**Your assignment**
Every record must come back exactly as given.

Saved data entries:
++++

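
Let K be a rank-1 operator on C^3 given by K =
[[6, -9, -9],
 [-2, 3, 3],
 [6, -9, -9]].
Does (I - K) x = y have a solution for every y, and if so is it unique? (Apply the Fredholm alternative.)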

++++

**Answer for the task**
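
Let K be a rank-1 operator on C^3 given by K =
[[6, -9, -9],
 [-2, 3, 3],
 [6, -9, -9]].
Does (I - K) x = y have a solution for every y, and if so is it unique? (Apply the Fredholm alternative.)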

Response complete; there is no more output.